Source records

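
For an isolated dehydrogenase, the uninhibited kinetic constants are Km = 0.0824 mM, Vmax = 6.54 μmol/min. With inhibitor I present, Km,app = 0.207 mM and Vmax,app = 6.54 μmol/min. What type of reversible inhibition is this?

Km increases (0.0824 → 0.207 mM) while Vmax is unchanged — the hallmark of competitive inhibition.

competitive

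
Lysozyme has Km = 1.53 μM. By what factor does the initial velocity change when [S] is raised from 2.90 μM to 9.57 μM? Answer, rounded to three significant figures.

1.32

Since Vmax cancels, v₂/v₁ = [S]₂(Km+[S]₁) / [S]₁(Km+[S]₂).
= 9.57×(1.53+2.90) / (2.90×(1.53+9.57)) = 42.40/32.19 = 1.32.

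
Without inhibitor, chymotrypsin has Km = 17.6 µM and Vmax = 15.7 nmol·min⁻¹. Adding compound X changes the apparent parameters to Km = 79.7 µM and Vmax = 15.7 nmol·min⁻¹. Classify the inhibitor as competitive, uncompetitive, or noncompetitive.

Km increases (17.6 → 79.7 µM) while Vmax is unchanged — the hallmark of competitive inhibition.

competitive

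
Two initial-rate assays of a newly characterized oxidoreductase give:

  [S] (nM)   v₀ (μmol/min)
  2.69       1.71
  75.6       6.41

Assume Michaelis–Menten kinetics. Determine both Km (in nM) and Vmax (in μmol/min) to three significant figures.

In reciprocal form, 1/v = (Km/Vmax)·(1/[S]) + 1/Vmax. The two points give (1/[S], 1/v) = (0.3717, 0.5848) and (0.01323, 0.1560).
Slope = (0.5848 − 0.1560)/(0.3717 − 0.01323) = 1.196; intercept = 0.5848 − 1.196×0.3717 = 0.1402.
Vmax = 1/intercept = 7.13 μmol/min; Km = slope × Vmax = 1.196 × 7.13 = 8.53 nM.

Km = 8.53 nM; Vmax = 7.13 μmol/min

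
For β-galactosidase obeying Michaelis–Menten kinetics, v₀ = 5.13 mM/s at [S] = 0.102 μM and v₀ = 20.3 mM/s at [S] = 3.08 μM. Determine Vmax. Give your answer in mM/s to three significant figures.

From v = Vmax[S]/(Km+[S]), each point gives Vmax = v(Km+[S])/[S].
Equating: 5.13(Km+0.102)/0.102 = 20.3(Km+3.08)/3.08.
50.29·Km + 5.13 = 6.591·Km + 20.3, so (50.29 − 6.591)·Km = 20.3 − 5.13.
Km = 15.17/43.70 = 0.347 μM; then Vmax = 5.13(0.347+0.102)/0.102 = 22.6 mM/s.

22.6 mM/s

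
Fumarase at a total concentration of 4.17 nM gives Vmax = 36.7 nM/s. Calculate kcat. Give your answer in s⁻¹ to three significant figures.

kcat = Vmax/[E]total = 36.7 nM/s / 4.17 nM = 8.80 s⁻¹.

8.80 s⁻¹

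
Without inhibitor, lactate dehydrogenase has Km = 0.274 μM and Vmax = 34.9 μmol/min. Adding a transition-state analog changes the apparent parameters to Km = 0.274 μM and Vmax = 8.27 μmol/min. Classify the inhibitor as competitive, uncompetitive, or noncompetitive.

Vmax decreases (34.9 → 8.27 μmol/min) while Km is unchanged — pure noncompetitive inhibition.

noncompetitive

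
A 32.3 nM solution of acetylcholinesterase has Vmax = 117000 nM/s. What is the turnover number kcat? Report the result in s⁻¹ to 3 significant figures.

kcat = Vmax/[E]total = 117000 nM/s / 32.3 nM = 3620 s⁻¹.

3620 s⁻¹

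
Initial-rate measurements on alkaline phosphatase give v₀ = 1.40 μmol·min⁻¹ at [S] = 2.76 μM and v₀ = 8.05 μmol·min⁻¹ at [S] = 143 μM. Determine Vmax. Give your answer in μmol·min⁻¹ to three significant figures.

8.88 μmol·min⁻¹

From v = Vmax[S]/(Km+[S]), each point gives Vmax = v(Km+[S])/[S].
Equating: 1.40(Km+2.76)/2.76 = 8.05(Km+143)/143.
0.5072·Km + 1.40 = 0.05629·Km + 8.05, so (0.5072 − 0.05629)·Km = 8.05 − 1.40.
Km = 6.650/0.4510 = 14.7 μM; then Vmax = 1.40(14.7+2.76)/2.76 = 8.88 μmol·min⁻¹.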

---

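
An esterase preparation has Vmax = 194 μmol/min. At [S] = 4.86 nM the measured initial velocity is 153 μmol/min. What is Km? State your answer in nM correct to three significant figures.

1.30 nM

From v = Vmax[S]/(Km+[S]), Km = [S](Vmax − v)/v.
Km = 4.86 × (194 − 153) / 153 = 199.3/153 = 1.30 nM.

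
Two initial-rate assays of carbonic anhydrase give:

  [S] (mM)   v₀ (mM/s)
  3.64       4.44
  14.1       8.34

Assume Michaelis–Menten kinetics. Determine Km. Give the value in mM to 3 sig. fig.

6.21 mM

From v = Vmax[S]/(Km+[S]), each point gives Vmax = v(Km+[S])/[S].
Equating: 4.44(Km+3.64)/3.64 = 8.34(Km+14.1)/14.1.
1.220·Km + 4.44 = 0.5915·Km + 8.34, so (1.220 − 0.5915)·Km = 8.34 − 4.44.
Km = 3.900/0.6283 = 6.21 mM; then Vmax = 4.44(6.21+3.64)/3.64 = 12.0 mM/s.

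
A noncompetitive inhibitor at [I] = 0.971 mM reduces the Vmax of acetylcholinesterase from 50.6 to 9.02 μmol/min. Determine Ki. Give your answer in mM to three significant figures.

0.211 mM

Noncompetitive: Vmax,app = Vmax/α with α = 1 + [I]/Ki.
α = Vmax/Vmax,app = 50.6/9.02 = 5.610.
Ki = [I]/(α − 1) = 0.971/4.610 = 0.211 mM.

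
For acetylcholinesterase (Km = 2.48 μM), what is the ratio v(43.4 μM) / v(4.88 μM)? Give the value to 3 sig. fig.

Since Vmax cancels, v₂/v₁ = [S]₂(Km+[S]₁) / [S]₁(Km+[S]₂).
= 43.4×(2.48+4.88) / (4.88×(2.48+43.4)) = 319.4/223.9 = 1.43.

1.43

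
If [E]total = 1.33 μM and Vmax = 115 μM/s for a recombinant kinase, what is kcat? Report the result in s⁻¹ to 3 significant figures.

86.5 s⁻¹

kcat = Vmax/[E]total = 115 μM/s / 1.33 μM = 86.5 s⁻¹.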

### [DESCRIPTION OF THE TASK]
The lines in the entries above that carry the word "assays" must be copied.

### [RESPONSE FOR THIS EXERCISE]
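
Two initial-rate assays of a newly characterized oxidoreductase give:
Two initial-rate assays of carbonic anhydrase give: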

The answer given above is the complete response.